--- START ---
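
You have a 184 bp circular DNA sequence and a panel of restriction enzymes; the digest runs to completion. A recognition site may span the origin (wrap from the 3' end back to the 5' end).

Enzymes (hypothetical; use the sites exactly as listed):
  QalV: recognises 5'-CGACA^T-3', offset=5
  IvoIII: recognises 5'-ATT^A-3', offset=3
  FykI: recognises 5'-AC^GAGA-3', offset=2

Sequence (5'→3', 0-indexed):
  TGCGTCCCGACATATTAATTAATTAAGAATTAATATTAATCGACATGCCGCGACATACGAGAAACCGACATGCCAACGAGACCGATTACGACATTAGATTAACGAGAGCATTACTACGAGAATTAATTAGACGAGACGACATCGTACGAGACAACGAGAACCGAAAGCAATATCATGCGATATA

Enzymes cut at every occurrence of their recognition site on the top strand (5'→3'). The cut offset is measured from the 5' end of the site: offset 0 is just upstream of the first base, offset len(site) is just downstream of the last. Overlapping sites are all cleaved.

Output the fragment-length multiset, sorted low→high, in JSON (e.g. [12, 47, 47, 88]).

Scan for sites:
  QalV (CGACAT, off=5): starts [7, 40, 50, 65, 88, 136] → cuts [12, 45, 55, 70, 93, 141]
  IvoIII (ATTA, off=3): starts [13, 17, 21, 28, 34, 84, 92, 97, 109, 121, 125] → cuts [16, 20, 24, 31, 37, 87, 95, 100, 112, 124, 128]
  FykI (ACGAGA, off=2): starts [56, 75, 101, 115, 130, 145, 153] → cuts [58, 77, 103, 117, 132, 147, 155]

All cut coordinates (distinct, sorted): [12, 16, 20, 24, 31, 37, 45, 55, 58, 70, 77, 87, 93, 95, 100, 103, 112, 117, 124, 128, 132, 141, 147, 155]

Fragment lengths:
  12→16: 4 bp
  16→20: 4 bp
  20→24: 4 bp
  24→31: 7 bp
  31→37: 6 bp
  37→45: 8 bp
  45→55: 10 bp
  55→58: 3 bp
  58→70: 12 bp
  70→77: 7 bp
  77→87: 10 bp
  87→93: 6 bp
  93→95: 2 bp
  95→100: 5 bp
  100→103: 3 bp
  103→112: 9 bp
  112→117: 5 bp
  117→124: 7 bp
  124→128: 4 bp
  128→132: 4 bp
  132→141: 9 bp
  141→147: 6 bp
  147→155: 8 bp
  155→12 (wrap): 184-155+12 = 41 bp

[2,3,3,4,4,4,4,4,5,5,6,6,6,7,7,7,8,8,9,9,10,10,12,41]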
--- END ---
Task details. The word "recognises" may appear on some lines of these records; state how many such lines there are, and nothing else.

Your solution. 3